▶ Requirement: For this exercise, print the records below verbatim.

▶ Available records:
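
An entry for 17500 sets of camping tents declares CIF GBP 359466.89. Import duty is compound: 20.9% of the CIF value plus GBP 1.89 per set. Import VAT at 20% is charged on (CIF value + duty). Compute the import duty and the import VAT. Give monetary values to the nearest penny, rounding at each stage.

Import duty: GBP 108203.58; import VAT: GBP 93534.09

Ad valorem component: 359466.89 × 20.9% = 75128.58
Specific component: 17500 × 1.89 = 33075.00
Import duty = 75128.58 + 33075.00 = 108203.58
VAT base = CIF + duty = 359466.89 + 108203.58 = 467670.47
Import VAT = 467670.47 × 20% = 93534.09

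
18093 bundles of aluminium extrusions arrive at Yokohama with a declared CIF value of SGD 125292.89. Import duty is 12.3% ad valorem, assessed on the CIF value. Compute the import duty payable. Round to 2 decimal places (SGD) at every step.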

▶ Written answer:
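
An entry for 17500 sets of camping tents declares CIF GBP 359466.89. Import duty is compound: 20.9% of the CIF value plus GBP 1.89 per set. Import VAT at 20% is charged on (CIF value + duty). Compute the import duty and the import VAT. Give monetary values to the nearest penny, rounding at each stage.

Import duty: GBP 108203.58; import VAT: GBP 93534.09

Ad valorem component: 359466.89 × 20.9% = 75128.58
Specific component: 17500 × 1.89 = 33075.00
Import duty = 75128.58 + 33075.00 = 108203.58
VAT base = CIF + duty = 359466.89 + 108203.58 = 467670.47
Import VAT = 467670.47 × 20% = 93534.09

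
18093 bundles of aluminium extrusions arrive at Yokohama with a declared CIF value of SGD 125292.89. Import duty is 12.3% ad valorem, assessed on the CIF value. Compute the import duty payable. Round to 2 decimal places (SGD) at every step.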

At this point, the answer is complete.